[Dataset entries]
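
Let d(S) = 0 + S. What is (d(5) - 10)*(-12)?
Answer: 60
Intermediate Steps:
d(S) = S
(d(5) - 10)*(-12) = (5 - 10)*(-12) = -5*(-12) = 60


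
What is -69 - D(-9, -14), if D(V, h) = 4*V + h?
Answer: -19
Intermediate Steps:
D(V, h) = h + 4*V
-69 - D(-9, -14) = -69 - (-14 + 4*(-9)) = -69 - (-14 - 36) = -69 - 1*(-50) = -69 + 50 = -19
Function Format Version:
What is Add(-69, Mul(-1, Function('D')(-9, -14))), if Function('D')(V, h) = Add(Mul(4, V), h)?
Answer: -19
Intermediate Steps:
Function('D')(V, h) = Add(h, Mul(4, V))
Add(-69, Mul(-1, Function('D')(-9, -14))) = Add(-69, Mul(-1, Add(-14, Mul(4, -9)))) = Add(-69, Mul(-1, Add(-14, -36))) = Add(-69, Mul(-1, -50)) = Add(-69, 50) = -19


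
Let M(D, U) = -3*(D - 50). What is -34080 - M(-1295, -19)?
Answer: -38115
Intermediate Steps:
M(D, U) = 150 - 3*D (M(D, U) = -3*(-50 + D) = 150 - 3*D)
-34080 - M(-1295, -19) = -34080 - (150 - 3*(-1295)) = -34080 - (150 + 3885) = -34080 - 1*4035 = -34080 - 4035 = -38115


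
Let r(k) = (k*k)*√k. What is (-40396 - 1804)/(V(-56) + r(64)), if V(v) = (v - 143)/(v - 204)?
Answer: -10972000/8519879 ≈ -1.2878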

WHAT THIS TASK INVOLVES:
Report how many lines of the records above contain the word "Answer", giving only the number.

SOLUTION TO THE EXERCISE:
5